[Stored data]
▬▬▬

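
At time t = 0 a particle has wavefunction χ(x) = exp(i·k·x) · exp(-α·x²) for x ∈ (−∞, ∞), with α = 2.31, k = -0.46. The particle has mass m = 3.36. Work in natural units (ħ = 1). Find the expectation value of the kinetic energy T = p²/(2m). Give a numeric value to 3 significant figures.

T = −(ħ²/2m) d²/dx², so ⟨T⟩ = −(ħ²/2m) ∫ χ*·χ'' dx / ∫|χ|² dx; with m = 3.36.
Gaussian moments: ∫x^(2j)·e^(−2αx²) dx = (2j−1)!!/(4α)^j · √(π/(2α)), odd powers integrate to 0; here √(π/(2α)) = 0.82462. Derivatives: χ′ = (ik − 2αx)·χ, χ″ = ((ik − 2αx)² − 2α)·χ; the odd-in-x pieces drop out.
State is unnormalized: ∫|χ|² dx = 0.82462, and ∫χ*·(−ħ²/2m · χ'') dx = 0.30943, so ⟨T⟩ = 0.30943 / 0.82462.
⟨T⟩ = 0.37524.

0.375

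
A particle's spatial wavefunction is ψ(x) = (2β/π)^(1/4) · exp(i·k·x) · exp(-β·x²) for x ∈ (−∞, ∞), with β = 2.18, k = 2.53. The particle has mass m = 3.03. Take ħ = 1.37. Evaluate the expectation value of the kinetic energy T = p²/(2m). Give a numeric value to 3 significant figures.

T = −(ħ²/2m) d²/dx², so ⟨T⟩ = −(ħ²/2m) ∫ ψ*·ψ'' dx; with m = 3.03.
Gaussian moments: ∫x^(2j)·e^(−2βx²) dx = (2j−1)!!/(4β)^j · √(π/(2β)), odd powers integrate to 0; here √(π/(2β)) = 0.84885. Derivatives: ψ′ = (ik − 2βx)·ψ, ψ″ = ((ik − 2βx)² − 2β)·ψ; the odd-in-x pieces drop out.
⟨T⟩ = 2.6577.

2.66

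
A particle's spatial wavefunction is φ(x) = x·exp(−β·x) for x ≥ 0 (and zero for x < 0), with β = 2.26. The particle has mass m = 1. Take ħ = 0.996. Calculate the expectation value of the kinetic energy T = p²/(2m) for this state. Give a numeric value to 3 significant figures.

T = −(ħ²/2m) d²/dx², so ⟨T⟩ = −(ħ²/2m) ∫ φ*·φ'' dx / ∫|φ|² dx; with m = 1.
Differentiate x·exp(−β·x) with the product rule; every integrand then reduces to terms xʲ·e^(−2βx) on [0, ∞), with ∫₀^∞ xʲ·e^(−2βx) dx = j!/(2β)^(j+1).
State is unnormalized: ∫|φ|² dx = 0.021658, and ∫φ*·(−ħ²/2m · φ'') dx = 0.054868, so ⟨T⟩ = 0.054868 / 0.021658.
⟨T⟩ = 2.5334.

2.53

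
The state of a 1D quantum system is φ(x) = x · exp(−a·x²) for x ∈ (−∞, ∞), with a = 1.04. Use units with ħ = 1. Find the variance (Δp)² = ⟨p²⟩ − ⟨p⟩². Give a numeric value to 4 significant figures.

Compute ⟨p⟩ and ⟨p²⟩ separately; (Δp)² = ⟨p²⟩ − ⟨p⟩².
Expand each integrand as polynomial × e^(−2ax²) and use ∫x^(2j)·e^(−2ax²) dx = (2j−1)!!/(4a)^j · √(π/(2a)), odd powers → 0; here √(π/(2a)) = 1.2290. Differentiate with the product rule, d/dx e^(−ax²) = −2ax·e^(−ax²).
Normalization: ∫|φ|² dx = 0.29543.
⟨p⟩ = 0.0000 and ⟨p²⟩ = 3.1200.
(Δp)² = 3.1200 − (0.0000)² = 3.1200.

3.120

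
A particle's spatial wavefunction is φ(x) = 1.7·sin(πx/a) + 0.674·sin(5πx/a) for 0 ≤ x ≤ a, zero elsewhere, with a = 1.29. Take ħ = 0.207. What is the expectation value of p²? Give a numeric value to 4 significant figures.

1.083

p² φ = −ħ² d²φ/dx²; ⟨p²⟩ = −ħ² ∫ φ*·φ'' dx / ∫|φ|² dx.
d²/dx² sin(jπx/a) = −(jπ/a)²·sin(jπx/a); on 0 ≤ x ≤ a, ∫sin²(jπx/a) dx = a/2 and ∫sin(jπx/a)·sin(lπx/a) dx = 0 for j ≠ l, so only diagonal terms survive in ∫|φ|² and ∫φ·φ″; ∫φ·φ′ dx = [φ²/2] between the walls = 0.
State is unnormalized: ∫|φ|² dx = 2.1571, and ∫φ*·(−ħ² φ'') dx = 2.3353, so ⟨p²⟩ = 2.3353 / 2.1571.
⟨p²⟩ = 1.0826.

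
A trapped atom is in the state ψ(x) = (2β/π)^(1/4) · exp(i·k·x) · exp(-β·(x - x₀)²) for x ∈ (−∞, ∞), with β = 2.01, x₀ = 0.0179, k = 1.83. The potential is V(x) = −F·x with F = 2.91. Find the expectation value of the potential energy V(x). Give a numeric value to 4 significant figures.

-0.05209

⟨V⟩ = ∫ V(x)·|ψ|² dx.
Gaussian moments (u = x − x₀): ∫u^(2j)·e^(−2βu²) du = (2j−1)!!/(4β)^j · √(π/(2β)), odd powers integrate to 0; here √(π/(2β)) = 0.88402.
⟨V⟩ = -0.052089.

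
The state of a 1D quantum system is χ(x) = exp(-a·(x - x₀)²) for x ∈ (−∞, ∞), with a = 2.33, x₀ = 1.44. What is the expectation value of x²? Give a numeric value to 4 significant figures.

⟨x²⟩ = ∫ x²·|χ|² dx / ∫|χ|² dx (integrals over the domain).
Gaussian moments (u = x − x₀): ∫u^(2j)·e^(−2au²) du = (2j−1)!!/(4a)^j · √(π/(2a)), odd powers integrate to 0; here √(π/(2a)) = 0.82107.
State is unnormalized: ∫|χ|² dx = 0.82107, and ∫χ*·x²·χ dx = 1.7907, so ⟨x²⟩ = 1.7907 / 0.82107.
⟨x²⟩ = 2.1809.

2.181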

▬▬▬

Could you reproduce all of the entries above exactly?

== Solution below ==
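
At time t = 0 a particle has wavefunction χ(x) = exp(i·k·x) · exp(-α·x²) for x ∈ (−∞, ∞), with α = 2.31, k = -0.46. The particle has mass m = 3.36. Work in natural units (ħ = 1). Find the expectation value of the kinetic energy T = p²/(2m). Give a numeric value to 3 significant figures.

T = −(ħ²/2m) d²/dx², so ⟨T⟩ = −(ħ²/2m) ∫ χ*·χ'' dx / ∫|χ|² dx; with m = 3.36.
Gaussian moments: ∫x^(2j)·e^(−2αx²) dx = (2j−1)!!/(4α)^j · √(π/(2α)), odd powers integrate to 0; here √(π/(2α)) = 0.82462. Derivatives: χ′ = (ik − 2αx)·χ, χ″ = ((ik − 2αx)² − 2α)·χ; the odd-in-x pieces drop out.
State is unnormalized: ∫|χ|² dx = 0.82462, and ∫χ*·(−ħ²/2m · χ'') dx = 0.30943, so ⟨T⟩ = 0.30943 / 0.82462.
⟨T⟩ = 0.37524.

0.375

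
A particle's spatial wavefunction is ψ(x) = (2β/π)^(1/4) · exp(i·k·x) · exp(-β·x²) for x ∈ (−∞, ∞), with β = 2.18, k = 2.53. The particle has mass m = 3.03. Take ħ = 1.37. Evaluate the expectation value of the kinetic energy T = p²/(2m). Give a numeric value to 3 significant figures.

T = −(ħ²/2m) d²/dx², so ⟨T⟩ = −(ħ²/2m) ∫ ψ*·ψ'' dx; with m = 3.03.
Gaussian moments: ∫x^(2j)·e^(−2βx²) dx = (2j−1)!!/(4β)^j · √(π/(2β)), odd powers integrate to 0; here √(π/(2β)) = 0.84885. Derivatives: ψ′ = (ik − 2βx)·ψ, ψ″ = ((ik − 2βx)² − 2β)·ψ; the odd-in-x pieces drop out.
⟨T⟩ = 2.6577.

2.66

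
A particle's spatial wavefunction is φ(x) = x·exp(−β·x) for x ≥ 0 (and zero for x < 0), with β = 2.26. The particle has mass m = 1. Take ħ = 0.996. Calculate the expectation value of the kinetic energy T = p²/(2m) for this state. Give a numeric value to 3 significant figures.

T = −(ħ²/2m) d²/dx², so ⟨T⟩ = −(ħ²/2m) ∫ φ*·φ'' dx / ∫|φ|² dx; with m = 1.
Differentiate x·exp(−β·x) with the product rule; every integrand then reduces to terms xʲ·e^(−2βx) on [0, ∞), with ∫₀^∞ xʲ·e^(−2βx) dx = j!/(2β)^(j+1).
State is unnormalized: ∫|φ|² dx = 0.021658, and ∫φ*·(−ħ²/2m · φ'') dx = 0.054868, so ⟨T⟩ = 0.054868 / 0.021658.
⟨T⟩ = 2.5334.

2.53

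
The state of a 1D quantum system is φ(x) = x · exp(−a·x²) for x ∈ (−∞, ∞), with a = 1.04. Use units with ħ = 1. Find the variance (Δp)² = ⟨p²⟩ − ⟨p⟩². Give a numeric value to 4 significant figures.

Compute ⟨p⟩ and ⟨p²⟩ separately; (Δp)² = ⟨p²⟩ − ⟨p⟩².
Expand each integrand as polynomial × e^(−2ax²) and use ∫x^(2j)·e^(−2ax²) dx = (2j−1)!!/(4a)^j · √(π/(2a)), odd powers → 0; here √(π/(2a)) = 1.2290. Differentiate with the product rule, d/dx e^(−ax²) = −2ax·e^(−ax²).
Normalization: ∫|φ|² dx = 0.29543.
⟨p⟩ = 0.0000 and ⟨p²⟩ = 3.1200.
(Δp)² = 3.1200 − (0.0000)² = 3.1200.

3.120

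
A particle's spatial wavefunction is φ(x) = 1.7·sin(πx/a) + 0.674·sin(5πx/a) for 0 ≤ x ≤ a, zero elsewhere, with a = 1.29. Take ħ = 0.207. What is the expectation value of p²? Give a numeric value to 4 significant figures.

1.083

p² φ = −ħ² d²φ/dx²; ⟨p²⟩ = −ħ² ∫ φ*·φ'' dx / ∫|φ|² dx.
d²/dx² sin(jπx/a) = −(jπ/a)²·sin(jπx/a); on 0 ≤ x ≤ a, ∫sin²(jπx/a) dx = a/2 and ∫sin(jπx/a)·sin(lπx/a) dx = 0 for j ≠ l, so only diagonal terms survive in ∫|φ|² and ∫φ·φ″; ∫φ·φ′ dx = [φ²/2] between the walls = 0.
State is unnormalized: ∫|φ|² dx = 2.1571, and ∫φ*·(−ħ² φ'') dx = 2.3353, so ⟨p²⟩ = 2.3353 / 2.1571.
⟨p²⟩ = 1.0826.

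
A trapped atom is in the state ψ(x) = (2β/π)^(1/4) · exp(i·k·x) · exp(-β·(x - x₀)²) for x ∈ (−∞, ∞), with β = 2.01, x₀ = 0.0179, k = 1.83. The potential is V(x) = −F·x with F = 2.91. Find the expectation value of the potential energy V(x). Give a numeric value to 4 significant figures.

-0.05209

⟨V⟩ = ∫ V(x)·|ψ|² dx.
Gaussian moments (u = x − x₀): ∫u^(2j)·e^(−2βu²) du = (2j−1)!!/(4β)^j · √(π/(2β)), odd powers integrate to 0; here √(π/(2β)) = 0.88402.
⟨V⟩ = -0.052089.

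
The state of a 1D quantum system is χ(x) = exp(-a·(x - x₀)²) for x ∈ (−∞, ∞), with a = 2.33, x₀ = 1.44. What is the expectation value of x²? Give a numeric value to 4 significant figures.

⟨x²⟩ = ∫ x²·|χ|² dx / ∫|χ|² dx (integrals over the domain).
Gaussian moments (u = x − x₀): ∫u^(2j)·e^(−2au²) du = (2j−1)!!/(4a)^j · √(π/(2a)), odd powers integrate to 0; here √(π/(2a)) = 0.82107.
State is unnormalized: ∫|χ|² dx = 0.82107, and ∫χ*·x²·χ dx = 1.7907, so ⟨x²⟩ = 1.7907 / 0.82107.
⟨x²⟩ = 2.1809.

2.181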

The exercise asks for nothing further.